Collected data entries
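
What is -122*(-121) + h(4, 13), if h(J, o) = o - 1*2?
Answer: 14773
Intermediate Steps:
h(J, o) = -2 + o (h(J, o) = o - 2 = -2 + o)
-122*(-121) + h(4, 13) = -122*(-121) + (-2 + 13) = 14762 + 11 = 14773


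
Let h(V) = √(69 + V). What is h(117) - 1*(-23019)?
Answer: 23019 + √186 ≈ 23033.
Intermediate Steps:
h(117) - 1*(-23019) = √(69 + 117) - 1*(-23019) = √186 + 23019 = 23019 + √186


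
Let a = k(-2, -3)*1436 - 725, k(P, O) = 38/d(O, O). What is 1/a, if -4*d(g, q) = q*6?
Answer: 9/102611 ≈ 8.7710e-5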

▸ Assignment
The answer consists only of the lines from the one containing "Answer: 14773" to the end of the records, each written out exactly.

▸ Completed task
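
Answer: 14773
Intermediate Steps:
h(J, o) = -2 + o (h(J, o) = o - 2 = -2 + o)
-122*(-121) + h(4, 13) = -122*(-121) + (-2 + 13) = 14762 + 11 = 14773


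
Let h(V) = √(69 + V). What is h(117) - 1*(-23019)?
Answer: 23019 + √186 ≈ 23033.
Intermediate Steps:
h(117) - 1*(-23019) = √(69 + 117) - 1*(-23019) = √186 + 23019 = 23019 + √186


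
Let a = k(-2, -3)*1436 - 725, k(P, O) = 38/d(O, O). What is 1/a, if -4*d(g, q) = q*6?
Answer: 9/102611 ≈ 8.7710e-5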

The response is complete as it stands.